---------- DATA TO EXAMINE ----------
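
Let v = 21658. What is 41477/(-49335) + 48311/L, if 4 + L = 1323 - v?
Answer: -293365808/91220415 ≈ -3.2160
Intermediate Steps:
L = -20339 (L = -4 + (1323 - 1*21658) = -4 + (1323 - 21658) = -4 - 20335 = -20339)
41477/(-49335) + 48311/L = 41477/(-49335) + 48311/(-20339) = 41477*(-1/49335) + 48311*(-1/20339) = -41477/49335 - 48311/20339 = -293365808/91220415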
----------
◆ **WORK INSTRUCTION**
All records are to be retyped precisely.

◆ **RESPONSE BELOW**
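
Let v = 21658. What is 41477/(-49335) + 48311/L, if 4 + L = 1323 - v?
Answer: -293365808/91220415 ≈ -3.2160
Intermediate Steps:
L = -20339 (L = -4 + (1323 - 1*21658) = -4 + (1323 - 21658) = -4 - 20335 = -20339)
41477/(-49335) + 48311/L = 41477/(-49335) + 48311/(-20339) = 41477*(-1/49335) + 48311*(-1/20339) = -41477/49335 - 48311/20339 = -293365808/91220415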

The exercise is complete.